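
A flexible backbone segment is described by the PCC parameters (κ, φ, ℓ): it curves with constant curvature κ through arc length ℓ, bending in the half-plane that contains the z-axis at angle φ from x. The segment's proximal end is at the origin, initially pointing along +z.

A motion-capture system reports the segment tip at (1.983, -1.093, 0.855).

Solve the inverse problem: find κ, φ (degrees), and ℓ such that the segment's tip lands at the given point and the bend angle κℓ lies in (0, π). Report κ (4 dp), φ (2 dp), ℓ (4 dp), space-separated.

0.7731 331.14 3.1298

ρ = √(x²+y²) = √(1.983² + -1.093²) = 2.26427
φ = atan2(y, x) mod 360° = atan2(-1.093, 1.983) = 331.1371°
|p|² = ρ² + z² = 2.26427² + 0.855² = 5.85796
κ = 2ρ / |p|² = 2×2.26427 / 5.85796 = 0.77306
θ = 2·atan2(ρ, z) = 2·atan2(2.26427, 0.855) = 2.41949 rad
ℓ = θ/κ = 2.41949/0.77306 = 3.12976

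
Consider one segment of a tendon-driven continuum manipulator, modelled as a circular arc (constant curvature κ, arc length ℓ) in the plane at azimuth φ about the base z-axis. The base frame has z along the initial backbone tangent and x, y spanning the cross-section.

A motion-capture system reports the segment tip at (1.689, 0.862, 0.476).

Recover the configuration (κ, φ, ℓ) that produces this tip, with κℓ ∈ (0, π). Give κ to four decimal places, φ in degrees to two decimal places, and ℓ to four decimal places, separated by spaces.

ρ = √(x²+y²) = √(1.689² + 0.862²) = 1.89625
φ = atan2(y, x) mod 360° = atan2(0.862, 1.689) = 27.0380°
|p|² = ρ² + z² = 1.89625² + 0.476² = 3.82234
κ = 2ρ / |p|² = 2×1.89625 / 3.82234 = 0.99219
θ = 2·atan2(ρ, z) = 2·atan2(1.89625, 0.476) = 2.64971 rad
ℓ = θ/κ = 2.64971/0.99219 = 2.67056

0.9922 27.04 2.6706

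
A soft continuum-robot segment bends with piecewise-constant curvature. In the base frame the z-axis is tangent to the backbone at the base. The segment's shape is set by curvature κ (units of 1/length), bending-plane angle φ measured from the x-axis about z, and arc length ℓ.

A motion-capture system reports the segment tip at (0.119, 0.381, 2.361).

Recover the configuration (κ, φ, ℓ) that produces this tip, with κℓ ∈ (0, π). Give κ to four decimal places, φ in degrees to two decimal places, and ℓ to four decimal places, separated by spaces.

ρ = √(x²+y²) = √(0.119² + 0.381²) = 0.39915
φ = atan2(y, x) mod 360° = atan2(0.381, 0.119) = 72.6545°
|p|² = ρ² + z² = 0.39915² + 2.361² = 5.73364
κ = 2ρ / |p|² = 2×0.39915 / 5.73364 = 0.13923
θ = 2·atan2(ρ, z) = 2·atan2(0.39915, 2.361) = 0.33495 rad
ℓ = θ/κ = 0.33495/0.13923 = 2.40573

0.1392 72.65 2.4057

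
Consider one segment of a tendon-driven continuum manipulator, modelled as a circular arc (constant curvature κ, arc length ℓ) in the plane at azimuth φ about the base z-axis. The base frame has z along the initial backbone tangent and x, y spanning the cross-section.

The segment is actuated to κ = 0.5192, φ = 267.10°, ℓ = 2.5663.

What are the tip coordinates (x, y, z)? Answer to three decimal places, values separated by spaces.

-0.074 -1.469 1.872

θ = κ·ℓ = 0.5192 × 2.5663 = 1.33242 rad
ρ = (1 − cos θ)/κ = (1 − 0.23612)/0.5192 = 1.47126
z = sin θ / κ = 0.97172/0.5192 = 1.87158
x = ρ cos φ = 1.47126 × cos(267.10°) = -0.07444
y = ρ sin φ = 1.47126 × sin(267.10°) = -1.46937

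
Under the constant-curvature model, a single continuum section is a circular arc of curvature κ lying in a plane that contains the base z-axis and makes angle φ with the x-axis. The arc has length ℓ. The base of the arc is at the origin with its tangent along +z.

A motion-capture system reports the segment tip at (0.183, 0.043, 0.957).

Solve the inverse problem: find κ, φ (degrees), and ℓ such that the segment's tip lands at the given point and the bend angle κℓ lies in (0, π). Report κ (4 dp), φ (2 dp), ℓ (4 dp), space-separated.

ρ = √(x²+y²) = √(0.183² + 0.043²) = 0.18798
φ = atan2(y, x) mod 360° = atan2(0.043, 0.183) = 13.2231°
|p|² = ρ² + z² = 0.18798² + 0.957² = 0.95119
κ = 2ρ / |p|² = 2×0.18798 / 0.95119 = 0.39526
θ = 2·atan2(ρ, z) = 2·atan2(0.18798, 0.957) = 0.38792 rad
ℓ = θ/κ = 0.38792/0.39526 = 0.98143

0.3953 13.22 0.9814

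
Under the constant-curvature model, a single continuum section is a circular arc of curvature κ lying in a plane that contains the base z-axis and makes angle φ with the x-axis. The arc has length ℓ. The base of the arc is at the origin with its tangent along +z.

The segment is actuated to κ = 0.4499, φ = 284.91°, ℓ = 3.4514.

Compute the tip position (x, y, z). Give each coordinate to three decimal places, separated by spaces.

θ = κ·ℓ = 0.4499 × 3.4514 = 1.55278 rad
ρ = (1 − cos θ)/κ = (1 − 0.01801)/0.4499 = 2.18268
z = sin θ / κ = 0.99984/0.4499 = 2.22236
x = ρ cos φ = 2.18268 × cos(284.91°) = 0.56161
y = ρ sin φ = 2.18268 × sin(284.91°) = -2.10920

0.562 -2.109 2.222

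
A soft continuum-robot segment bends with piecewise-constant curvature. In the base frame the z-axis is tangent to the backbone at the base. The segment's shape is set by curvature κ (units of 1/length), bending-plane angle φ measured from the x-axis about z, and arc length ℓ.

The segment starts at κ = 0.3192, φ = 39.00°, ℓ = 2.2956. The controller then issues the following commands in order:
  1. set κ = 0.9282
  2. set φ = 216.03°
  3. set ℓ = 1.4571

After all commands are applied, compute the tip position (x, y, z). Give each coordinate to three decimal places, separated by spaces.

initial: κ=0.3192, φ=39.00°, ℓ=2.2956
cmd 1: set κ=0.9282 → (κ,φ,ℓ)=(0.9282,39.00°,2.2956) → tip=(1.2820,1.0381,0.9128)
cmd 2: set φ=216.03° → (κ,φ,ℓ)=(0.9282,216.03°,2.2956) → tip=(-1.3341,-0.9703,0.9128)
cmd 3: set ℓ=1.4571 → (κ,φ,ℓ)=(0.9282,216.03°,1.4571) → tip=(-0.6826,-0.4965,1.0518)

-0.683 -0.496 1.052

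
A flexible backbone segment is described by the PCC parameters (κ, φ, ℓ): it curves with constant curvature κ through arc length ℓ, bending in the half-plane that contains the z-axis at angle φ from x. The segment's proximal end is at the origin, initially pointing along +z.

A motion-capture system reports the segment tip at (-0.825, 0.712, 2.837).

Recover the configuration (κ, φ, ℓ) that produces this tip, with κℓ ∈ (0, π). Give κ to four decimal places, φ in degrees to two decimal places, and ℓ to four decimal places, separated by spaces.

0.2360 139.20 3.1083

ρ = √(x²+y²) = √(-0.825² + 0.712²) = 1.08976
φ = atan2(y, x) mod 360° = atan2(0.712, -0.825) = 139.2048°
|p|² = ρ² + z² = 1.08976² + 2.837² = 9.23614
κ = 2ρ / |p|² = 2×1.08976 / 9.23614 = 0.23598
θ = 2·atan2(ρ, z) = 2·atan2(1.08976, 2.837) = 0.73349 rad
ℓ = θ/κ = 0.73349/0.23598 = 3.10831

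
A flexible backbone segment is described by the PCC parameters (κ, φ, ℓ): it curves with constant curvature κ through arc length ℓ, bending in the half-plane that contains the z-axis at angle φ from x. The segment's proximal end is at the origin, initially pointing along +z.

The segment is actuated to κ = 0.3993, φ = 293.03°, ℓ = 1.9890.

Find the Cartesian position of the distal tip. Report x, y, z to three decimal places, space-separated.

θ = κ·ℓ = 0.3993 × 1.9890 = 0.79421 rad
ρ = (1 − cos θ)/κ = (1 − 0.70085)/0.3993 = 0.74919
z = sin θ / κ = 0.71331/0.3993 = 1.78640
x = ρ cos φ = 0.74919 × cos(293.03°) = 0.29309
y = ρ sin φ = 0.74919 × sin(293.03°) = -0.68948

0.293 -0.689 1.786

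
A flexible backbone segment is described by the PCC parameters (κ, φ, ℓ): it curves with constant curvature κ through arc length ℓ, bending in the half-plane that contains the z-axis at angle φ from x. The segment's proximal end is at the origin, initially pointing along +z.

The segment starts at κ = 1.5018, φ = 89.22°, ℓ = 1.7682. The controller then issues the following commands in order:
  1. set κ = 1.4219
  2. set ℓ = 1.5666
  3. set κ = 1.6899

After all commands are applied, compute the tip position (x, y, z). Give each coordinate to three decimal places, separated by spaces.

0.015 1.113 0.281

initial: κ=1.5018, φ=89.22°, ℓ=1.7682
cmd 1: set κ=1.4219 → (κ,φ,ℓ)=(1.4219,89.22°,1.7682) → tip=(0.0173,1.2725,0.4129)
cmd 2: set ℓ=1.5666 → (κ,φ,ℓ)=(1.4219,89.22°,1.5666) → tip=(0.0154,1.1326,0.5570)
cmd 3: set κ=1.6899 → (κ,φ,ℓ)=(1.6899,89.22°,1.5666) → tip=(0.0151,1.1126,0.2807)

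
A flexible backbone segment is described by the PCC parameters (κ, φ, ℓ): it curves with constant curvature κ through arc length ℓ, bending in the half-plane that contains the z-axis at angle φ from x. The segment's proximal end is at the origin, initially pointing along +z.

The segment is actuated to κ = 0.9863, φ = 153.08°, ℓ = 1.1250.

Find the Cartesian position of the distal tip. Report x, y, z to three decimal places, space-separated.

θ = κ·ℓ = 0.9863 × 1.1250 = 1.10959 rad
ρ = (1 − cos θ)/κ = (1 − 0.44503)/0.9863 = 0.56268
z = sin θ / κ = 0.89552/0.9863 = 0.90795
x = ρ cos φ = 0.56268 × cos(153.08°) = -0.50171
y = ρ sin φ = 0.56268 × sin(153.08°) = 0.25475

-0.502 0.255 0.908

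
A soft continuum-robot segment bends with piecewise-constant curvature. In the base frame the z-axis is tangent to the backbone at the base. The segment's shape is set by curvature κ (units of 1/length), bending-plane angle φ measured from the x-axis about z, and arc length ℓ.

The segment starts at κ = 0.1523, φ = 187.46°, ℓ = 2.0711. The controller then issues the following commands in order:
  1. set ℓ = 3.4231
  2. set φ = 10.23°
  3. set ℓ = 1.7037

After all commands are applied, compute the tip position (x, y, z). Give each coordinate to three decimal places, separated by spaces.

0.216 0.039 1.685

initial: κ=0.1523, φ=187.46°, ℓ=2.0711
cmd 1: set ℓ=3.4231 → (κ,φ,ℓ)=(0.1523,187.46°,3.4231) → tip=(-0.8649,-0.1133,3.2701)
cmd 2: set φ=10.23° → (κ,φ,ℓ)=(0.1523,10.23°,3.4231) → tip=(0.8584,0.1549,3.2701)
cmd 3: set ℓ=1.7037 → (κ,φ,ℓ)=(0.1523,10.23°,1.7037) → tip=(0.2163,0.0390,1.6846)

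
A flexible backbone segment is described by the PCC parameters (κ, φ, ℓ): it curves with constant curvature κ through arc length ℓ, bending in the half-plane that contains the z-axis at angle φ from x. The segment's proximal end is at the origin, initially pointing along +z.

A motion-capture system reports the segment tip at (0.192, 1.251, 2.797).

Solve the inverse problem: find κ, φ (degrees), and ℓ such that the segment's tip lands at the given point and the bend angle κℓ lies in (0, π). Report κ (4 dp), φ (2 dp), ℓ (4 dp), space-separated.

ρ = √(x²+y²) = √(0.192² + 1.251²) = 1.26565
φ = atan2(y, x) mod 360° = atan2(1.251, 0.192) = 81.2745°
|p|² = ρ² + z² = 1.26565² + 2.797² = 9.42507
κ = 2ρ / |p|² = 2×1.26565 / 9.42507 = 0.26857
θ = 2·atan2(ρ, z) = 2·atan2(1.26565, 2.797) = 0.84987 rad
ℓ = θ/κ = 0.84987/0.26857 = 3.16440

0.2686 81.27 3.1644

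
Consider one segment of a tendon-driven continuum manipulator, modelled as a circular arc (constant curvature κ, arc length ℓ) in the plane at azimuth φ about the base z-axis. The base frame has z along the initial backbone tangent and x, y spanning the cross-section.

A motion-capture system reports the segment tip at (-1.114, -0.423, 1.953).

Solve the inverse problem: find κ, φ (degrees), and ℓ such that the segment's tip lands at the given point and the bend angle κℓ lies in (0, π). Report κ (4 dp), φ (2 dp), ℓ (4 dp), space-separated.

0.4553 200.79 2.4064

ρ = √(x²+y²) = √(-1.114² + -0.423²) = 1.19161
φ = atan2(y, x) mod 360° = atan2(-0.423, -1.114) = 200.7924°
|p|² = ρ² + z² = 1.19161² + 1.953² = 5.23413
κ = 2ρ / |p|² = 2×1.19161 / 5.23413 = 0.45532
θ = 2·atan2(ρ, z) = 2·atan2(1.19161, 1.953) = 1.09569 rad
ℓ = θ/κ = 1.09569/0.45532 = 2.40640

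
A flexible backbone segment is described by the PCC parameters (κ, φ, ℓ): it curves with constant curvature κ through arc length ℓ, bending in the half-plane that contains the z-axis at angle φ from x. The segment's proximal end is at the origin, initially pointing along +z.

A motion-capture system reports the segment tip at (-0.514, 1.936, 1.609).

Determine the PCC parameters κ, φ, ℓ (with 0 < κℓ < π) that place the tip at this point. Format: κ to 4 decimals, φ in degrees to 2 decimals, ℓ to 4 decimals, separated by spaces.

ρ = √(x²+y²) = √(-0.514² + 1.936²) = 2.00307
φ = atan2(y, x) mod 360° = atan2(1.936, -0.514) = 104.8688°
|p|² = ρ² + z² = 2.00307² + 1.609² = 6.60117
κ = 2ρ / |p|² = 2×2.00307 / 6.60117 = 0.60688
θ = 2·atan2(ρ, z) = 2·atan2(2.00307, 1.609) = 1.78813 rad
ℓ = θ/κ = 1.78813/0.60688 = 2.94642

0.6069 104.87 2.9464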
──────────────────────────────
## [Activity]
Whenever a line of the material above contains the string "following", copy that line out.

## [Response]
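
The segment starts at κ = 0.3192, φ = 39.00°, ℓ = 2.2956. The controller then issues the following commands in order:
The segment starts at κ = 1.5018, φ = 89.22°, ℓ = 1.7682. The controller then issues the following commands in order:
The segment starts at κ = 0.1523, φ = 187.46°, ℓ = 2.0711. The controller then issues the following commands in order: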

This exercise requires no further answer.